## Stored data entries

····················

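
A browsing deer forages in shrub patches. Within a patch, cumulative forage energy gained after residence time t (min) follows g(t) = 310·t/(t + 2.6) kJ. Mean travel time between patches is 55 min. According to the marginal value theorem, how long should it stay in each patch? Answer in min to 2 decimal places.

By the marginal value theorem, leave when the instantaneous gain rate g'(t) equals the habitat-wide average g(t)/(T + t).
g'(t) = 310·2.6/(t + 2.6)². Setting 310·2.6/(t+2.6)² = 310t/[(t+2.6)(55+t)] gives 2.6(55+t) = t(t+2.6), so t² = 2.6×55 = 143.
t* = √143 = 11.96 min.

11.96 min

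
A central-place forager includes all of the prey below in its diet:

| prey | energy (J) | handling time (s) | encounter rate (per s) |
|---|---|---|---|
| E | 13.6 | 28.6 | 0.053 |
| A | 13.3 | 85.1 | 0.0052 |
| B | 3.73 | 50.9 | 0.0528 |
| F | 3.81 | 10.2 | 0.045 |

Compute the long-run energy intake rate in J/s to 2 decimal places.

R = (0.053×13.6 + 0.0052×13.3 + 0.0528×3.73 + 0.045×3.81) / (1 + 0.053×28.6 + 0.0052×85.1 + 0.0528×50.9 + 0.045×10.2) = 1.158/6.105 = 0.1897 J/s.

0.19 J/s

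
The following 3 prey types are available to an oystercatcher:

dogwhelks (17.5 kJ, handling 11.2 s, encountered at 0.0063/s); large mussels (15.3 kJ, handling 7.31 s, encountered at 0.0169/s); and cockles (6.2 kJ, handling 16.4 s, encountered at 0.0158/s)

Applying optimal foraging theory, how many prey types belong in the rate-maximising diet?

Profitabilities (E/h, kJ/s): large mussels 2.09, dogwhelks 1.56, cockles 0.378. Add prey in this order while the next type's profitability exceeds the intake rate on those already taken.
Rate on top 1: 0.2301. dogwhelks: 1.56 > 0.2301 → include.
Rate on top 2: 0.3089. cockles: 0.378 > 0.3089 → include.
Optimal diet: large mussels, dogwhelks, cockles — 3 of 3 types.

3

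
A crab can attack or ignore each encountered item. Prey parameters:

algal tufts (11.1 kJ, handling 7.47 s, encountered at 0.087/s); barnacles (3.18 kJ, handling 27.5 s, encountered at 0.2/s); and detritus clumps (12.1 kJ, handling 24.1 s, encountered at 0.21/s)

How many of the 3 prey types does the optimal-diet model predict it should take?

Profitabilities (E/h, kJ/s): algal tufts 1.49, detritus clumps 0.502, barnacles 0.116. Add prey in this order while the next type's profitability exceeds the intake rate on those already taken.
Rate on top 1: 0.5853. detritus clumps: 0.502 < 0.5853 → exclude; stop.
Optimal diet: algal tufts — 1 of 3 types.

1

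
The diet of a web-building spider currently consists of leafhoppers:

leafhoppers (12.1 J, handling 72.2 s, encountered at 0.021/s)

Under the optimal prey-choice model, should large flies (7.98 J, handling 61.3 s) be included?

Yes

Current rate: (0.021×12.1)/(1 + 0.021×72.2) = 0.101 J/s.
large flies: E/h = 7.98/61.3 = 0.1302 J/s.
0.1302 > 0.101, so adding large flies raises the average — include it.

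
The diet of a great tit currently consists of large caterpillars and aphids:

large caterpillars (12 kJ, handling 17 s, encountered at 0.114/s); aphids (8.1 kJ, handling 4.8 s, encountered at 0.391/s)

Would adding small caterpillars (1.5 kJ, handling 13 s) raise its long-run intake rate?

Intake rate on the current diet: R = (0.114×12 + 0.391×8.1) / (1 + 0.114×17 + 0.391×4.8) = 4.535/4.815 = 0.9419 kJ/s.
Profitability of small caterpillars: 1.5/13 = 0.1154 kJ/s.
Since 0.1154 < R, time spent handling small caterpillars is better spent searching.

No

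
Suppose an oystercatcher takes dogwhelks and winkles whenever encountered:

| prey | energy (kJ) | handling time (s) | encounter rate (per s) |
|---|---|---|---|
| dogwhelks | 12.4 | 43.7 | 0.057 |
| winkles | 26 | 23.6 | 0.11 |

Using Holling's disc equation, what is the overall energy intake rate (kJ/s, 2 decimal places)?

0.59 kJ/s

R = (0.057×12.4 + 0.11×26) / (1 + 0.057×43.7 + 0.11×23.6) = 3.567/6.087 = 0.586 kJ/s.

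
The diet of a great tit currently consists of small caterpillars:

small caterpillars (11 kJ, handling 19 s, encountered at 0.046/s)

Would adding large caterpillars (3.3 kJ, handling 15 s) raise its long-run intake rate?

Current rate: (0.046×11)/(1 + 0.046×19) = 0.27 kJ/s.
large caterpillars: E/h = 3.3/15 = 0.22 kJ/s.
0.22 < 0.27, so adding large caterpillars would lower the average — exclude it.

No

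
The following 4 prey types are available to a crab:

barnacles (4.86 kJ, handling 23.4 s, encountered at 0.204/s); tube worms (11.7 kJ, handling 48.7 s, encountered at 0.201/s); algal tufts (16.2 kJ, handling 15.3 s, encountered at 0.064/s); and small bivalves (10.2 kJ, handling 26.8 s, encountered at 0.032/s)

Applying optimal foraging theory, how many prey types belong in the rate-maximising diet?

1

Rank by E/h (kJ/s): algal tufts 1.06, small bivalves 0.381, tube worms 0.24, barnacles 0.208. Include each in turn until the next type's E/h falls below the running intake rate.
Rate on top 1: 0.5238. small bivalves: 0.381 < 0.5238 → exclude; stop.
Optimal diet: algal tufts — 1 of 4 types.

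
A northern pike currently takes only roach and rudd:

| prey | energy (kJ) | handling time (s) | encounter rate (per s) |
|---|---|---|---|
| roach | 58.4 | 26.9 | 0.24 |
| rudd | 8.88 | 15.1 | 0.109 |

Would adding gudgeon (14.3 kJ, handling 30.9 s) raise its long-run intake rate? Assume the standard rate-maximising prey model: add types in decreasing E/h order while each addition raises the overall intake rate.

Current rate: (0.24×58.4 + 0.109×8.88)/(1 + 0.24×26.9 + 0.109×15.1) = 1.646 kJ/s.
gudgeon: E/h = 14.3/30.9 = 0.4628 kJ/s.
Since 0.4628 < R, time spent handling gudgeon is better spent searching.

No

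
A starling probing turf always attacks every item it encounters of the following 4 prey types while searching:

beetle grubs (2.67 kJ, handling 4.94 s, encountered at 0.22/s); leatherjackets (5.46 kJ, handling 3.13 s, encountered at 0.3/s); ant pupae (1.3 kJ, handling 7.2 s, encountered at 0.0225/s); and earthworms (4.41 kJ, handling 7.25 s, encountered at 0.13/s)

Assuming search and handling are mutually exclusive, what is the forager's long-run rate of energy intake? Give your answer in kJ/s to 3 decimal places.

0.685 kJ/s

R = Σλ_iE_i / (1 + Σλ_ih_i)
Numerator: 0.22×2.67 + 0.3×5.46 + 0.0225×1.3 + 0.13×4.41 = 2.828
Denominator: 1 + 0.22×4.94 + 0.3×3.13 + 0.0225×7.2 + 0.13×7.25 = 4.13
R = 2.828/4.13 = 0.6847 kJ/s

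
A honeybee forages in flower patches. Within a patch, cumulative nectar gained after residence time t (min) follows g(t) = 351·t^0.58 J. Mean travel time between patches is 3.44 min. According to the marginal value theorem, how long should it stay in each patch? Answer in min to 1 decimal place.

4.8 min

By the marginal value theorem, leave when the instantaneous gain rate g'(t) equals the habitat-wide average g(t)/(T + t).
g'(t) = 0.58·351·t^-0.42. Setting 0.58·351·t^-0.42 = 351·t^0.58/(3.44+t) gives 0.58(3.44+t) = t, so 0.42·t = 0.58×3.44.
t* = 0.58×3.44/0.42 = 4.75 min.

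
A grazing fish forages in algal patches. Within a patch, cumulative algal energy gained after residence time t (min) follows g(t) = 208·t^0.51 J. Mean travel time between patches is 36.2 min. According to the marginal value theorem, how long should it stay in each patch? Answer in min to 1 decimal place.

37.7 min

Maximise g(t)/(T+t): set derivative to zero → g'(t)(T+t) = g(t).
g'(t) = 0.51·208·t^-0.49. Setting 0.51·208·t^-0.49 = 208·t^0.51/(36.2+t) gives 0.51(36.2+t) = t, so 0.49·t = 0.51×36.2.
t* = 0.51×36.2/0.49 = 37.68 min.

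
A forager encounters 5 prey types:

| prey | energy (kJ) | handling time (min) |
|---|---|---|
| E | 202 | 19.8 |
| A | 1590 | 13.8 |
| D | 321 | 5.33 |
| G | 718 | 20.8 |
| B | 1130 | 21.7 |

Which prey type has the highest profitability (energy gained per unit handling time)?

In descending order of E/h:
A: 1590/13.8 = 115 kJ/min
D: 321/5.33 = 60.2 kJ/min
B: 1130/21.7 = 52.1 kJ/min
G: 718/20.8 = 34.5 kJ/min
E: 202/19.8 = 10.2 kJ/min

A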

····················

Go through the lines above and count those with "consists"; report only the number.

3